Your instructions: With the line containing "-4p + 5q <= 43" as the start and the line containing "8a - 9b ≤ 37" as the end, transcribe that span of the entries below exactly, including both.

[Records from a data collection]
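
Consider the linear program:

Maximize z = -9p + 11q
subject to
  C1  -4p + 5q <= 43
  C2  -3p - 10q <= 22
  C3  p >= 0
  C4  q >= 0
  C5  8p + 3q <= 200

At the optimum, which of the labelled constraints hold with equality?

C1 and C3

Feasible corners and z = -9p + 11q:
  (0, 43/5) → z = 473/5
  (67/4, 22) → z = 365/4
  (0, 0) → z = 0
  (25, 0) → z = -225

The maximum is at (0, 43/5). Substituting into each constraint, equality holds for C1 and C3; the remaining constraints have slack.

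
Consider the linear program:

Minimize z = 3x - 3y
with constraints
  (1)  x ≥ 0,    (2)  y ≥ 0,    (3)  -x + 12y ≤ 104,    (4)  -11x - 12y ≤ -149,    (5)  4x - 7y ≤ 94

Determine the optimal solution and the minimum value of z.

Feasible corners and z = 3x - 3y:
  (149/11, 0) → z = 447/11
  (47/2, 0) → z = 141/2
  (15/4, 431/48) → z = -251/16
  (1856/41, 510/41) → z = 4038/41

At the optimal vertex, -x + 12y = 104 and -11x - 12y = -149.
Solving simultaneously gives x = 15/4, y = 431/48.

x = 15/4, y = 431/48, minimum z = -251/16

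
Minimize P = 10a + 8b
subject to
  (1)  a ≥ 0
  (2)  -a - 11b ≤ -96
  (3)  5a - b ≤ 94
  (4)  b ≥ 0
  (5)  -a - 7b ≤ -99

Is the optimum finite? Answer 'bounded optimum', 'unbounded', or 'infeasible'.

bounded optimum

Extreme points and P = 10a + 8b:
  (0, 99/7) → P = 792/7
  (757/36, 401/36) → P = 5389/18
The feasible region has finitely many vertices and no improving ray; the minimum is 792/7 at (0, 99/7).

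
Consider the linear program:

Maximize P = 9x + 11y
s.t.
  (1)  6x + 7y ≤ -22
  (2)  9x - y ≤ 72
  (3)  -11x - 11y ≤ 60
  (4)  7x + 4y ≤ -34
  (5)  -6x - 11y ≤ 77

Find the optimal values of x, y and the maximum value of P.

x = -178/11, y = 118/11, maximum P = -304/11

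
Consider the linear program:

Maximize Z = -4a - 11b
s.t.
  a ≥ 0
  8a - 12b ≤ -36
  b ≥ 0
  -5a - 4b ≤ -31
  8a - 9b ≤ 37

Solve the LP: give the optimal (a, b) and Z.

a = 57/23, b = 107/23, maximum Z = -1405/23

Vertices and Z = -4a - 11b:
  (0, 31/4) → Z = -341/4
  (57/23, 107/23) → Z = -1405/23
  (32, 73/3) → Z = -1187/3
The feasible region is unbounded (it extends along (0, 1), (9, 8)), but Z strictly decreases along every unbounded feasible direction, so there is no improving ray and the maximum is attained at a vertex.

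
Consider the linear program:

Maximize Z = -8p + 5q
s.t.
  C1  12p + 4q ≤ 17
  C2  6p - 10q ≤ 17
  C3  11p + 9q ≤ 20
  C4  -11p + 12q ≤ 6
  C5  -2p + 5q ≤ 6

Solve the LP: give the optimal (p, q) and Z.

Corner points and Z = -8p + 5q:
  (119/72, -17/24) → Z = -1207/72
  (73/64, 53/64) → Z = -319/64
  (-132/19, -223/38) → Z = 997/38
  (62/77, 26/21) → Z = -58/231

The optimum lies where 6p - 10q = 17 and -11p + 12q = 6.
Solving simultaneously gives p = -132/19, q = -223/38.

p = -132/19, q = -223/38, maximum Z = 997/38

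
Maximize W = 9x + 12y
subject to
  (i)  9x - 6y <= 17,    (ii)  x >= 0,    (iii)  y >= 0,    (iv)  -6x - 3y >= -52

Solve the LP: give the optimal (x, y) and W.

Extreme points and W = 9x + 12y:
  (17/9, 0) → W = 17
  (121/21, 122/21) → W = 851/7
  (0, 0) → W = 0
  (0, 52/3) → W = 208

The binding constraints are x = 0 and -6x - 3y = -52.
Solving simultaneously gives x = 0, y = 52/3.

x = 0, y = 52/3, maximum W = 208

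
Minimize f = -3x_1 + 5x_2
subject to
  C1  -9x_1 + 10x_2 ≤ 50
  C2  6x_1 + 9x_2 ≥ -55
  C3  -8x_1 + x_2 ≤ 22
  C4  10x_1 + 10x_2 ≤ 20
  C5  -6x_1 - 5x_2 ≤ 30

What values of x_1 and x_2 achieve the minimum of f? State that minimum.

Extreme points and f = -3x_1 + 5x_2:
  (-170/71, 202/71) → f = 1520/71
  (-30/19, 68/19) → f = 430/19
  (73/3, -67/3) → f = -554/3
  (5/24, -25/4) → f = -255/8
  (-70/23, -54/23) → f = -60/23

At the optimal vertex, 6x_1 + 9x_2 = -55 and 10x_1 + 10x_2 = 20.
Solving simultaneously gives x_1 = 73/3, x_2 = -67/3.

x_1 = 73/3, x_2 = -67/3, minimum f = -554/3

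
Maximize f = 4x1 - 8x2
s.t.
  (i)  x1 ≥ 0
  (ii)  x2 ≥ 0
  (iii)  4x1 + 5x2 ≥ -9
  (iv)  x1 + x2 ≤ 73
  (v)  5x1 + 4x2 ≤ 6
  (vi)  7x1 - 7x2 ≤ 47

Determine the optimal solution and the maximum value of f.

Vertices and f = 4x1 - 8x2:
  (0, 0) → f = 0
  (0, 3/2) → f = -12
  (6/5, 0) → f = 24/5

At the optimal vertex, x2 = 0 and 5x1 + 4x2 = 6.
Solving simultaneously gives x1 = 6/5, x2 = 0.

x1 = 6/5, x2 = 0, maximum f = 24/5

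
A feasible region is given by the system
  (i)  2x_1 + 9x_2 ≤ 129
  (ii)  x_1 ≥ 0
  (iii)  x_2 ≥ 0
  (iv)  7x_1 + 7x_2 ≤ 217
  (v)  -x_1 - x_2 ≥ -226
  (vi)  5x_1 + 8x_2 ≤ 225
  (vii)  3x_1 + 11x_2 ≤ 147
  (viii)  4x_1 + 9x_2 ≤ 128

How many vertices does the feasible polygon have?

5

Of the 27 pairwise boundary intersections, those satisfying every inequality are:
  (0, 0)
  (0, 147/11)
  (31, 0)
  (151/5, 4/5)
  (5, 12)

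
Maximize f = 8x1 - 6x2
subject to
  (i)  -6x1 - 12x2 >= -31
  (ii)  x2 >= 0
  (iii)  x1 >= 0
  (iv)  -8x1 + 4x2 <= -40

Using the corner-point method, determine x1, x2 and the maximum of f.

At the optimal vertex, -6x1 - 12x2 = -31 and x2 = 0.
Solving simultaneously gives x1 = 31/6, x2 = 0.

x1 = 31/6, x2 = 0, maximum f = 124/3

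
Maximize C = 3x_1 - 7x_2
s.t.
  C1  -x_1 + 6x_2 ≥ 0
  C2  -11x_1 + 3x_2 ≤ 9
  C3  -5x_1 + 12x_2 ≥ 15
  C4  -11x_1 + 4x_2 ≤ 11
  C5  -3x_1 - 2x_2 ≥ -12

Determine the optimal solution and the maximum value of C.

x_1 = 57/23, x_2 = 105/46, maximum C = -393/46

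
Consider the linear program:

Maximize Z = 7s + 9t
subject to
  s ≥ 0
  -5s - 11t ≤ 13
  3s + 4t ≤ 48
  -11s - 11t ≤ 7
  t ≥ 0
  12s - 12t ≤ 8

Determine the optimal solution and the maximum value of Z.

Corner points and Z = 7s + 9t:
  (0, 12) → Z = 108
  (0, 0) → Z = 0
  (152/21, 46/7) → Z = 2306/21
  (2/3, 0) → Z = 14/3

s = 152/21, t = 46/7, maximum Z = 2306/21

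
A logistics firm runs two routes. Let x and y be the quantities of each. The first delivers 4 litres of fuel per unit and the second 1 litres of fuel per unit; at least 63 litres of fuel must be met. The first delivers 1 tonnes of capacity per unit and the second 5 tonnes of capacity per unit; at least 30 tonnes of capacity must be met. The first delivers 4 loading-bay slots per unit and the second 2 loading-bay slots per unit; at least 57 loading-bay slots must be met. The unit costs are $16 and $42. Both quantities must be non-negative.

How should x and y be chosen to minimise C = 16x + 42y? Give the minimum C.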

Exercise answer:
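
  C1  -4p + 5q <= 43
  C2  -3p - 10q <= 22
  C3  p >= 0
  C4  q >= 0
  C5  8p + 3q <= 200

At the optimum, which of the labelled constraints hold with equality?

C1 and C3

Feasible corners and z = -9p + 11q:
  (0, 43/5) → z = 473/5
  (67/4, 22) → z = 365/4
  (0, 0) → z = 0
  (25, 0) → z = -225

The maximum is at (0, 43/5). Substituting into each constraint, equality holds for C1 and C3; the remaining constraints have slack.

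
Consider the linear program:

Minimize z = 3x - 3y
with constraints
  (1)  x ≥ 0,    (2)  y ≥ 0,    (3)  -x + 12y ≤ 104,    (4)  -11x - 12y ≤ -149,    (5)  4x - 7y ≤ 94

Determine the optimal solution and the minimum value of z.

Feasible corners and z = 3x - 3y:
  (149/11, 0) → z = 447/11
  (47/2, 0) → z = 141/2
  (15/4, 431/48) → z = -251/16
  (1856/41, 510/41) → z = 4038/41

At the optimal vertex, -x + 12y = 104 and -11x - 12y = -149.
Solving simultaneously gives x = 15/4, y = 431/48.

x = 15/4, y = 431/48, minimum z = -251/16

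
Minimize P = 10a + 8b
subject to
  (1)  a ≥ 0
  (2)  -a - 11b ≤ -96
  (3)  5a - b ≤ 94
  (4)  b ≥ 0
  (5)  -a - 7b ≤ -99

Is the optimum finite? Answer 'bounded optimum', 'unbounded', or 'infeasible'.

bounded optimum

Extreme points and P = 10a + 8b:
  (0, 99/7) → P = 792/7
  (757/36, 401/36) → P = 5389/18
The feasible region has finitely many vertices and no improving ray; the minimum is 792/7 at (0, 99/7).

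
Consider the linear program:

Maximize P = 9x + 11y
s.t.
  (1)  6x + 7y ≤ -22
  (2)  9x - y ≤ 72
  (3)  -11x - 11y ≤ 60
  (4)  7x + 4y ≤ -34
  (5)  -6x - 11y ≤ 77

Find the optimal values of x, y and the maximum value of P.

x = -178/11, y = 118/11, maximum P = -304/11

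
Consider the linear program:

Maximize Z = -4a - 11b
s.t.
  a ≥ 0
  8a - 12b ≤ -36
  b ≥ 0
  -5a - 4b ≤ -31
  8a - 9b ≤ 37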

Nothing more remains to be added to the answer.